[Extracted data — start]

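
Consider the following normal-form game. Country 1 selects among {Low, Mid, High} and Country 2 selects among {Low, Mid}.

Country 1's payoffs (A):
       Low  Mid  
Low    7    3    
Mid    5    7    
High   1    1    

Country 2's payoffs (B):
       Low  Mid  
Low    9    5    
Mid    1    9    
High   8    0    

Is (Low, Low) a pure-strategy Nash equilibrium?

Holding Country 2 at Low: Country 1 gets 7 from Low, versus 5 from Mid, 1 from High. No profitable deviation for Country 1.
Holding Country 1 at Low: Country 2 gets 9 from Low, versus 5 from Mid. No profitable deviation for Country 2 either.

Yes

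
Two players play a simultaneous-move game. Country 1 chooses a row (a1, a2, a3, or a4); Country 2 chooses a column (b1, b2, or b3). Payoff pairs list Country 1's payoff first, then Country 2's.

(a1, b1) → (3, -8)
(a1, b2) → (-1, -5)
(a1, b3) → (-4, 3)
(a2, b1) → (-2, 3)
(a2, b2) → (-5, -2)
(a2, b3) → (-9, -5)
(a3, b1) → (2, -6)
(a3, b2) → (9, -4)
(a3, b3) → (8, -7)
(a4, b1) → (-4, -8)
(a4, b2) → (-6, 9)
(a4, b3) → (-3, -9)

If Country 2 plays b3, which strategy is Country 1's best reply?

With Country 2 fixed at b3, Country 1's payoffs are: a1 → -4, a2 → -9, a3 → 8, a4 → -3.
The maximum is 8, achieved by a3.

a3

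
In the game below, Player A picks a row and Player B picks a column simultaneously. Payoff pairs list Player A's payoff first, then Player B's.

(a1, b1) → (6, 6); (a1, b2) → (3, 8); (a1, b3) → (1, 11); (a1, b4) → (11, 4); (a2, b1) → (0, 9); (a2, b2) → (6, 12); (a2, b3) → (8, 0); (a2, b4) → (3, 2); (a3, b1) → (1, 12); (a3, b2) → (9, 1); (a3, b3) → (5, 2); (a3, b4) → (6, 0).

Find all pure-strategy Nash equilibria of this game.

None

A profile is a Nash equilibrium when each player is best-responding to the other.
Player A's best responses — vs b1: a1 (payoff 6); vs b2: a3 (payoff 9); vs b3: a2 (payoff 8); vs b4: a1 (payoff 11).
Player B's best responses — vs a1: b3 (payoff 11); vs a2: b2 (payoff 12); vs a3: b1 (payoff 12).
No cell has both players best-responding. For instance, Player A's best reply to b3 is a2, but against a2 Player B prefers b2 over b3.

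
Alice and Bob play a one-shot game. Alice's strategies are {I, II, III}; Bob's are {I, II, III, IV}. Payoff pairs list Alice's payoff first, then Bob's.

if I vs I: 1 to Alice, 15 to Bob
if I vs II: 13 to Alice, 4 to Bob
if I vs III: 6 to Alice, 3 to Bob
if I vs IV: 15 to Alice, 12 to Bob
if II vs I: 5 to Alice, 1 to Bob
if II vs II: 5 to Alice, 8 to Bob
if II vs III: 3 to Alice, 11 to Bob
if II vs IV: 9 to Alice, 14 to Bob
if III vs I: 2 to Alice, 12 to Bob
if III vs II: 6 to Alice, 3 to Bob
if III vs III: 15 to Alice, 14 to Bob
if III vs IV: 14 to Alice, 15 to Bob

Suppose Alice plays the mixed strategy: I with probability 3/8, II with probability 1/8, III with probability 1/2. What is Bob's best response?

Compute Bob's expected payoff from each pure strategy against the given mix.
I: (3/8)·15 + (1/8)·1 + (1/2)·12 = 47/4
II: (3/8)·4 + (1/8)·8 + (1/2)·3 = 4
III: (3/8)·3 + (1/8)·11 + (1/2)·14 = 19/2
IV: (3/8)·12 + (1/8)·14 + (1/2)·15 = 55/4
Highest expected payoff is 55/4, from IV.

IV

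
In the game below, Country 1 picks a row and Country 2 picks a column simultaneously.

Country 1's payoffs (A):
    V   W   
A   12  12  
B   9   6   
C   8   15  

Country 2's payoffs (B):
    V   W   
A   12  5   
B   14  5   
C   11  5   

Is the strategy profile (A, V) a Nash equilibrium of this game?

Holding Country 2 at V: Country 1 gets 12 from A, versus 9 from B, 8 from C. No profitable deviation for Country 1.
Holding Country 1 at A: Country 2 gets 12 from V, versus 5 from W. No profitable deviation for Country 2 either.

Yes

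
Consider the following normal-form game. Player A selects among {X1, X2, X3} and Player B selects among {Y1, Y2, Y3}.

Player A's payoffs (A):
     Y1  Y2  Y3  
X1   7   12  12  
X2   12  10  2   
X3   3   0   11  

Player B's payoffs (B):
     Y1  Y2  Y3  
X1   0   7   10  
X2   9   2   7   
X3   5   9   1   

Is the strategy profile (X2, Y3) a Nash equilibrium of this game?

Holding Player B at Y3: Player A gets 2 from X2 but could get 12 by switching to X1. Player A has a profitable deviation.

No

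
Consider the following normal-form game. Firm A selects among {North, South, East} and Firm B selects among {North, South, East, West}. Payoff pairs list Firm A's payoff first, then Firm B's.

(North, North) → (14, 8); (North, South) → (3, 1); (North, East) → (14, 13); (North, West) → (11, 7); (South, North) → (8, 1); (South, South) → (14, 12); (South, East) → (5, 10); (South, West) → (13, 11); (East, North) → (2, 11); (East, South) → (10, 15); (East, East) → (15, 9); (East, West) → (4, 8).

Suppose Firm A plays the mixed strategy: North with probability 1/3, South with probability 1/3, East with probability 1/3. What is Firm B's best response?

East

Compute Firm B's expected payoff from each pure strategy against the given mix.
North: (1/3)·8 + (1/3)·1 + (1/3)·11 = 20/3
South: (1/3)·1 + (1/3)·12 + (1/3)·15 = 28/3
East: (1/3)·13 + (1/3)·10 + (1/3)·9 = 32/3
West: (1/3)·7 + (1/3)·11 + (1/3)·8 = 26/3
Highest expected payoff is 32/3, from East.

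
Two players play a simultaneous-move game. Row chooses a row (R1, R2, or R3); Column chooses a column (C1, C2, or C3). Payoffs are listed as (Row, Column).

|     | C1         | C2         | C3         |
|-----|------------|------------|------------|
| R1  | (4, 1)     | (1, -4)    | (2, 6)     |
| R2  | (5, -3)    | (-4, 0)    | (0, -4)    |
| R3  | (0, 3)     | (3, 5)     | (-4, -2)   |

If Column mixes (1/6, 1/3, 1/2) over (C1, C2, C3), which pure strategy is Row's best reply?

R1

Compute Row's expected payoff from each pure strategy against the given mix.
R1: (1/6)·4 + (1/3)·1 + (1/2)·2 = 2
R2: (1/6)·5 + (1/3)·(-4) + (1/2)·0 = -1/2
R3: (1/6)·0 + (1/3)·3 + (1/2)·(-4) = -1
Highest expected payoff is 2, from R1.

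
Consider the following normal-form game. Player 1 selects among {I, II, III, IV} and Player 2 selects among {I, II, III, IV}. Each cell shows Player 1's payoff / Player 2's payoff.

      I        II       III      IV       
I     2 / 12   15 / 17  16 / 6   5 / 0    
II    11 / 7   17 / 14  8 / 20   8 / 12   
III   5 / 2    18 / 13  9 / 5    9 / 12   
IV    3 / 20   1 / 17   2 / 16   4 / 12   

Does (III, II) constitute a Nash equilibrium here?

Holding Player 2 at II: Player 1 gets 18 from III, versus 15 from I, 17 from II, 1 from IV. No profitable deviation for Player 1.
Holding Player 1 at III: Player 2 gets 13 from II, versus 2 from I, 5 from III, 12 from IV. No profitable deviation for Player 2 either.

Yes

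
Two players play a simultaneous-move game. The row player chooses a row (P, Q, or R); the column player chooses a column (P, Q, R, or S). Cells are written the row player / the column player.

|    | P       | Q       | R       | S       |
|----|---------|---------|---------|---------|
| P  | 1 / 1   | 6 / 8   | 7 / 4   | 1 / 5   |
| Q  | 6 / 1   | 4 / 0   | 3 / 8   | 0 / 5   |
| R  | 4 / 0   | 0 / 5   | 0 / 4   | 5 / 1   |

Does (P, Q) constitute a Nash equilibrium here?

Holding the column player at Q: the row player gets 6 from P, versus 4 from Q, 0 from R. No profitable deviation for the row player.
Holding the row player at P: the column player gets 8 from Q, versus 1 from P, 4 from R, 5 from S. No profitable deviation for the column player either.

Yes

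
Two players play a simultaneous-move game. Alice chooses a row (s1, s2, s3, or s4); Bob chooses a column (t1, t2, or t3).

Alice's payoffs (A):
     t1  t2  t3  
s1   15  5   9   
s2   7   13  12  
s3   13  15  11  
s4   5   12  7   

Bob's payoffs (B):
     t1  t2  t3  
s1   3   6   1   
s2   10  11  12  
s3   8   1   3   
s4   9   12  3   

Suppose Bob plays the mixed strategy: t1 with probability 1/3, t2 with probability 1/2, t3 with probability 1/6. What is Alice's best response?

s3

Alice's best reply maximizes expected payoff against the mix.
s1: (1/3)·15 + (1/2)·5 + (1/6)·9 = 9
s2: (1/3)·7 + (1/2)·13 + (1/6)·12 = 65/6
s3: (1/3)·13 + (1/2)·15 + (1/6)·11 = 41/3
s4: (1/3)·5 + (1/2)·12 + (1/6)·7 = 53/6
Highest expected payoff is 41/3, from s3.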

[Extracted data — finish]

## Work order
Copy out, from the records above, every line that holds the string "below".

## Result
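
In the game below, Player A picks a row and Player B picks a column simultaneously. Payoff pairs list Player A's payoff first, then Player B's.
In the game below, Country 1 picks a row and Country 2 picks a column simultaneously.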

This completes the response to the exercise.